GOAL OF THE EXERCISE >> What lines below include the string "method"? Pick them out and copy them.

THE DATA >>
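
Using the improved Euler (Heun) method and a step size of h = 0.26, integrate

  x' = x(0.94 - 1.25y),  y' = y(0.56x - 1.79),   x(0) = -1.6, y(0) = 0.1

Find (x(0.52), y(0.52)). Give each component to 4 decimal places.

-2.5177, 0.0281

Heun on (x,y): k1 = f(t_n, state_n); k2 = f(t_n + h, state_n + h·k1); state_{n+1} = state_n + (h/2)·(k1 + k2).
0.000000: (-1.600000, 0.100000)
  k1 = (-1.304000, -0.268600)
  predictor → (-1.939040, 0.030164)
  k2 = (-1.749586, -0.086748)
  → (-1.996966, 0.053805)
0.260000: (-1.996966, 0.053805)
  k1 = (-1.742840, -0.156481)
  predictor → (-2.450105, 0.013120)
  k2 = (-2.262917, -0.041486)
  → (-2.517715, 0.028069)
(x(0.52), y(0.52)) ≈ (-2.5177, 0.0281)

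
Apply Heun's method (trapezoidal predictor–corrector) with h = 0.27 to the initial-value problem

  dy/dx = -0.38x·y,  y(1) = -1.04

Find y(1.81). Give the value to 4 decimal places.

Heun: k1 = f(x_n, y_n); k2 = f(x_n + h, y_n + h·k1); y_{n+1} = y_n + (h/2)·(k1 + k2).
x=1.000000, y=-1.040000:
  k1 = f(1.000000, -1.040000) = 0.395200
  k2 = f(1.270000, -0.933296) = 0.450409
  y ← -1.040000 + (0.27/2)·(0.395200 + 0.450409) = -0.925843
x=1.270000, y=-0.925843:
  k1 = f(1.270000, -0.925843) = 0.446812
  k2 = f(1.540000, -0.805204) = 0.471205
  y ← -0.925843 + (0.27/2)·(0.446812 + 0.471205) = -0.801911
x=1.540000, y=-0.801911:
  k1 = f(1.540000, -0.801911) = 0.469278
  k2 = f(1.810000, -0.675205) = 0.464406
  y ← -0.801911 + (0.27/2)·(0.469278 + 0.464406) = -0.675863
y(1.81) ≈ -0.6759

-0.6759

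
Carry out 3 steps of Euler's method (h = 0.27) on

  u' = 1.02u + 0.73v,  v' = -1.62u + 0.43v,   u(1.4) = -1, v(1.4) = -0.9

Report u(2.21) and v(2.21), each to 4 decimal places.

Euler on (u,v): u_{n+1} = u_n + h·u', v_{n+1} = v_n + h·v'.
1.400000: (-1.000000, -0.900000); f=(-1.677000, 1.233000) → (-1.452790, -0.567090)
1.670000: (-1.452790, -0.567090); f=(-1.895822, 2.109671) → (-1.964662, 0.002521)
1.940000: (-1.964662, 0.002521); f=(-2.002115, 3.183836) → (-2.505233, 0.862157)
(u(2.21), v(2.21)) ≈ (-2.5052, 0.8622)

-2.5052, 0.8622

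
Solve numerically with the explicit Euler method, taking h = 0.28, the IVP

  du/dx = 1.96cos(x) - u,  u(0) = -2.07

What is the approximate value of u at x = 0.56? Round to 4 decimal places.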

COMPLETED EXERCISE >>
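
Using the improved Euler (Heun) method and a step size of h = 0.26, integrate
Apply Heun's method (trapezoidal predictor–corrector) with h = 0.27 to the initial-value problem
Carry out 3 steps of Euler's method (h = 0.27) on
Solve numerically with the explicit Euler method, taking h = 0.28, the IVP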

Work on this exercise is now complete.